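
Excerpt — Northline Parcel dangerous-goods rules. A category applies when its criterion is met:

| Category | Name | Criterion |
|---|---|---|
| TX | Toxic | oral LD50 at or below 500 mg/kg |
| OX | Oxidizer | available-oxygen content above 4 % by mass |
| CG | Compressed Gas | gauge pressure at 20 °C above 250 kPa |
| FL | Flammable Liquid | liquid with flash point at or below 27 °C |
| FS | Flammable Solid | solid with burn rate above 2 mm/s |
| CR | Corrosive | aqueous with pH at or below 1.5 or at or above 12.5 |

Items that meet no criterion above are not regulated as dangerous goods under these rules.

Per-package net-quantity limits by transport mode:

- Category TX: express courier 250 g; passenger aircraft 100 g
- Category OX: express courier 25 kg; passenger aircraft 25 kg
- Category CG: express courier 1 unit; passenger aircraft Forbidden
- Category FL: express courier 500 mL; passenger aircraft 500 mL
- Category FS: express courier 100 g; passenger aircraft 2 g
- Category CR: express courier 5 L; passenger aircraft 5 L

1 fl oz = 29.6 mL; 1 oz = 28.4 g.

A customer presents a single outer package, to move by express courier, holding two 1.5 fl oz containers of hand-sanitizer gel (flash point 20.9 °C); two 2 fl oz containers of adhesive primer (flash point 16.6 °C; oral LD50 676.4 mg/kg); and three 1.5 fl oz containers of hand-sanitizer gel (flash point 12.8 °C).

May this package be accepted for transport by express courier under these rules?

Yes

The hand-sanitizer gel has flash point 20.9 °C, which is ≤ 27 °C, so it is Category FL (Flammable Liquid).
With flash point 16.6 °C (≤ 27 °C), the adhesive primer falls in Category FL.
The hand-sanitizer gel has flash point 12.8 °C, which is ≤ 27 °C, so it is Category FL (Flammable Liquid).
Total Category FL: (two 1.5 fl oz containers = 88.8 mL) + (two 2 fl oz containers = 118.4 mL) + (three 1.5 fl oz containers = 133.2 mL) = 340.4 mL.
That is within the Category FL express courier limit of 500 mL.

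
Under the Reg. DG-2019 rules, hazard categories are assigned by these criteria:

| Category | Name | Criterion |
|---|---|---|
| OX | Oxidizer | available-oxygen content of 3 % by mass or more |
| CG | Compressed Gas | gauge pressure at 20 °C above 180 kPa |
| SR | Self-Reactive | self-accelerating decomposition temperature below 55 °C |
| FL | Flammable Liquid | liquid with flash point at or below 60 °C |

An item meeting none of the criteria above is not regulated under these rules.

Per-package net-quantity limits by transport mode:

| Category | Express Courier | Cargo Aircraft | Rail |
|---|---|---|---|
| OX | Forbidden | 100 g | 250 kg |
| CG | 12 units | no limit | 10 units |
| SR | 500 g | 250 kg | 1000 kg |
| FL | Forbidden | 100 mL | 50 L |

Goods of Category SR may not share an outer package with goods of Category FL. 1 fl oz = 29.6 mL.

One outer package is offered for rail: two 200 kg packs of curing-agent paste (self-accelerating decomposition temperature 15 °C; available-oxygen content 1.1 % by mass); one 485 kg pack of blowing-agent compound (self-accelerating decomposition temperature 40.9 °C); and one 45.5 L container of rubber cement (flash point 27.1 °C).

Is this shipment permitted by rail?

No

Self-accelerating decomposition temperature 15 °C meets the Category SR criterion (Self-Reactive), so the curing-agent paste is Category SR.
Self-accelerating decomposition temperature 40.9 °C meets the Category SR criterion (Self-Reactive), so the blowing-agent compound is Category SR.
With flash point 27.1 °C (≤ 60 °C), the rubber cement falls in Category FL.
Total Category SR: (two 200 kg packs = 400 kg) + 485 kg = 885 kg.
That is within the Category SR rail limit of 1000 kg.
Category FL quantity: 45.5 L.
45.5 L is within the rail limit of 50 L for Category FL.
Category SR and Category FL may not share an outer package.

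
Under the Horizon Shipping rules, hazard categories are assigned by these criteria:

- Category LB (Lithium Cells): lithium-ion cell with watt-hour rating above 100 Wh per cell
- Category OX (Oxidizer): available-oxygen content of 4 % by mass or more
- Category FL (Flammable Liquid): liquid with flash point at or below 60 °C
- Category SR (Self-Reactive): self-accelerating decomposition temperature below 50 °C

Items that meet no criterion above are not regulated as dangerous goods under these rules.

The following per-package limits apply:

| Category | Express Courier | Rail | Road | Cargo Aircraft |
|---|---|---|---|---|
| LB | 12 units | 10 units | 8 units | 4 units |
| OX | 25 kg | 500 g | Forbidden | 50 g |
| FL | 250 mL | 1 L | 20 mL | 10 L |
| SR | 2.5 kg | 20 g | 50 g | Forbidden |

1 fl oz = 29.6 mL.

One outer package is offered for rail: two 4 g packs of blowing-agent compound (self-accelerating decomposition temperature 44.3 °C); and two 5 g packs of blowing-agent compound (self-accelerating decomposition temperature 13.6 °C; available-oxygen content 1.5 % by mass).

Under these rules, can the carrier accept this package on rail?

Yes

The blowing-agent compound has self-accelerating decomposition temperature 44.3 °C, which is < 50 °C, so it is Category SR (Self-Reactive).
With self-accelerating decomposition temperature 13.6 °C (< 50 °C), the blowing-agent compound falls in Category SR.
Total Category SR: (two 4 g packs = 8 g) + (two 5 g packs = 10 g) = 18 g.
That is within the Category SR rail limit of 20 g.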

================================

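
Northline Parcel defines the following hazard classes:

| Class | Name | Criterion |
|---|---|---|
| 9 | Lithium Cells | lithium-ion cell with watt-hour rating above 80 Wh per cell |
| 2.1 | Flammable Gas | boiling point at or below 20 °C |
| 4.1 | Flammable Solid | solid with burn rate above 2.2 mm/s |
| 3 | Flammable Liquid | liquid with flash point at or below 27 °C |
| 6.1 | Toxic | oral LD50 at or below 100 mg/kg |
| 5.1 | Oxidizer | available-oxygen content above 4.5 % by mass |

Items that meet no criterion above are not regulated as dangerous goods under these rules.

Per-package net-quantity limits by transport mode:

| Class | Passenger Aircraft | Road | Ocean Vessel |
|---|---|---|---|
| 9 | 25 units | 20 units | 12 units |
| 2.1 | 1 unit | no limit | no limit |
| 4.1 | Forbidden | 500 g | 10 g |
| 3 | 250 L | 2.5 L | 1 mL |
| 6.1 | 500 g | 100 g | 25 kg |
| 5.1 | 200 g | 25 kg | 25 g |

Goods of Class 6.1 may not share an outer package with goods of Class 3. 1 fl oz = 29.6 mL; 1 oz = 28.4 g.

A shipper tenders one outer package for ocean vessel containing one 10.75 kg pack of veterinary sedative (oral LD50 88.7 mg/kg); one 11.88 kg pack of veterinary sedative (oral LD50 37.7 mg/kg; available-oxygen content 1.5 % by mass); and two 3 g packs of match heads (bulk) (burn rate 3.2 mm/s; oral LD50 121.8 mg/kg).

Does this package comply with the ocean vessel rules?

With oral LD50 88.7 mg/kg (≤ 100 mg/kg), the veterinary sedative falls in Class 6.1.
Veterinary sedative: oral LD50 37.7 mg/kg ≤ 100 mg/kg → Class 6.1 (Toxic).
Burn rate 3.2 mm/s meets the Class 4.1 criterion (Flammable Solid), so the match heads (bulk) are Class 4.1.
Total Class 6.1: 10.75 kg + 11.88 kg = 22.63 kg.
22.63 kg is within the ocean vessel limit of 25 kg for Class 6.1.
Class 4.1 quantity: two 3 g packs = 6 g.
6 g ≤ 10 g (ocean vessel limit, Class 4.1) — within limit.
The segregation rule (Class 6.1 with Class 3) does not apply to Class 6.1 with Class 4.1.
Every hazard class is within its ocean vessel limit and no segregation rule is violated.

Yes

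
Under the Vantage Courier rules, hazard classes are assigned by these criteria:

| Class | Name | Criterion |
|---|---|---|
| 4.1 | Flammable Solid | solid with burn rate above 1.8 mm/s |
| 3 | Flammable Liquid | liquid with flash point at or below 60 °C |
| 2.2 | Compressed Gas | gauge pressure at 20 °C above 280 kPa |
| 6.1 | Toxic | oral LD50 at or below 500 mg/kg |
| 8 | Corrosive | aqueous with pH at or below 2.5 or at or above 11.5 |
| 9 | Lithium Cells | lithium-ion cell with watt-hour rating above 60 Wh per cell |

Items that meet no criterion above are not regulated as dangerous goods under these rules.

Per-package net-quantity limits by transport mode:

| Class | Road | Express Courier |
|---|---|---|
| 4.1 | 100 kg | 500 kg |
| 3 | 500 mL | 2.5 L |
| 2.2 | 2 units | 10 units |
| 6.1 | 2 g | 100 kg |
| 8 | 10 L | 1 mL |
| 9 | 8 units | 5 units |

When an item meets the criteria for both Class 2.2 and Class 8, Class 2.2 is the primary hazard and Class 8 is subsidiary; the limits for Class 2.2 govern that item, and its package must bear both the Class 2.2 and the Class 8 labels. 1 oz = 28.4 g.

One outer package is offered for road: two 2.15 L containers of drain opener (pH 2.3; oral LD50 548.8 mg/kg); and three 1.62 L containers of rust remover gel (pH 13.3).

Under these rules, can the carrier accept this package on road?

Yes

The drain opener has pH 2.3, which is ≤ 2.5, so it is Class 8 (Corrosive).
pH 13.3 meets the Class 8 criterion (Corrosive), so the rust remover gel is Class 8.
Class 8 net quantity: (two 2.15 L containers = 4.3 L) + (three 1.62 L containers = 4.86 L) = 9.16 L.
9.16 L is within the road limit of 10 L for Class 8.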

================================

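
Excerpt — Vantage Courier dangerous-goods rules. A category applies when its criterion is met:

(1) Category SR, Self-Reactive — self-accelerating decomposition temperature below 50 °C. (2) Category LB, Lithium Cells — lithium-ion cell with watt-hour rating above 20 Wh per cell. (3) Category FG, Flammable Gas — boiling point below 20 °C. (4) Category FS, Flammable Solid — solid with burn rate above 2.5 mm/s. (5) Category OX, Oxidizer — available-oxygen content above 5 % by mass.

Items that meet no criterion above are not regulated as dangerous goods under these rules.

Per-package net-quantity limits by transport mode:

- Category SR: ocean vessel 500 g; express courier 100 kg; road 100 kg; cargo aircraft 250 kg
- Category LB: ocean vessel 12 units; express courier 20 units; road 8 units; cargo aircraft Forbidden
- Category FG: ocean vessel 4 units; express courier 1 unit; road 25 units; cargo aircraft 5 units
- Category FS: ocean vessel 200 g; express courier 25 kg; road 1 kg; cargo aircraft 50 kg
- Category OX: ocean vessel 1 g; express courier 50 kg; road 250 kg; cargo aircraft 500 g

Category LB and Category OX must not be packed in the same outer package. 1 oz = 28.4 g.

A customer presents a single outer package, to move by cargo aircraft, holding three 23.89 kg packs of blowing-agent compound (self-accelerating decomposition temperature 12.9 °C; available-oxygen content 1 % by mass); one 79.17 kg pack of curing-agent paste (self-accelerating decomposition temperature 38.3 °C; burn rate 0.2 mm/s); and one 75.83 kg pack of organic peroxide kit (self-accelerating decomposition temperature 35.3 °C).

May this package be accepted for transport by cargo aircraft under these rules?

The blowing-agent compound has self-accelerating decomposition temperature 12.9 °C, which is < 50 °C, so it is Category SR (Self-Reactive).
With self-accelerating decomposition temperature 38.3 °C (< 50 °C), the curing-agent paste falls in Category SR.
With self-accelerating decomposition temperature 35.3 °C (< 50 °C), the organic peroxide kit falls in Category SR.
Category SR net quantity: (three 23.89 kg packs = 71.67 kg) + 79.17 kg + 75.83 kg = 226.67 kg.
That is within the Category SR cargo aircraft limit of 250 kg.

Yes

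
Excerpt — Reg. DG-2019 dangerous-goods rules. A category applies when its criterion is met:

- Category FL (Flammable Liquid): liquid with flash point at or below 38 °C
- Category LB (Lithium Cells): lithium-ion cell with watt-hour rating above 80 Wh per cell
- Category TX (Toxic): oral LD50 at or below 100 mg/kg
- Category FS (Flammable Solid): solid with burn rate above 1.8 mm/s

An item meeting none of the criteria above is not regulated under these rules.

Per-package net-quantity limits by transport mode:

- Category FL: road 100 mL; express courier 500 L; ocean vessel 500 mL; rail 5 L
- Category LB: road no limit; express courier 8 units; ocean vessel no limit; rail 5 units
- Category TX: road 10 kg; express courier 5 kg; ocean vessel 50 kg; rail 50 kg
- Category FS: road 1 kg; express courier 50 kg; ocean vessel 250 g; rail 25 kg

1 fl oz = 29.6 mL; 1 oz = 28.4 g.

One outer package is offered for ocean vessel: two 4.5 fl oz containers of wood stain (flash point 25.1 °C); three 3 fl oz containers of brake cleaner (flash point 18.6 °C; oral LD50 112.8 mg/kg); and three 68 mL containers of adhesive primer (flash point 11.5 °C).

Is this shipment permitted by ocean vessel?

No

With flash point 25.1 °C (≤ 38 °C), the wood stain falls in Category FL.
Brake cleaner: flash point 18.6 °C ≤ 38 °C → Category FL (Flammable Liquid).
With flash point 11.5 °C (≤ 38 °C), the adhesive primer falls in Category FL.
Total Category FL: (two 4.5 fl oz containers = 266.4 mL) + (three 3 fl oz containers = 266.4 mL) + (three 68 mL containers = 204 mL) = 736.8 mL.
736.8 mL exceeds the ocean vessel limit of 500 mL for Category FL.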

================================

Aim of the task: Transcribe the records above from the line holding "10 L | 1 mL |" down to the line holding "When an item", inclusive, without adding anything.

Solution to this exercise:
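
| 8 | 10 L | 1 mL |
| 9 | 8 units | 5 units |

When an item meets the criteria for both Class 2.2 and Class 8, Class 2.2 is the primary hazard and Class 8 is subsidiary; the limits for Class 2.2 govern that item, and its package must bear both the Class 2.2 and the Class 8 labels. 1 oz = 28.4 g.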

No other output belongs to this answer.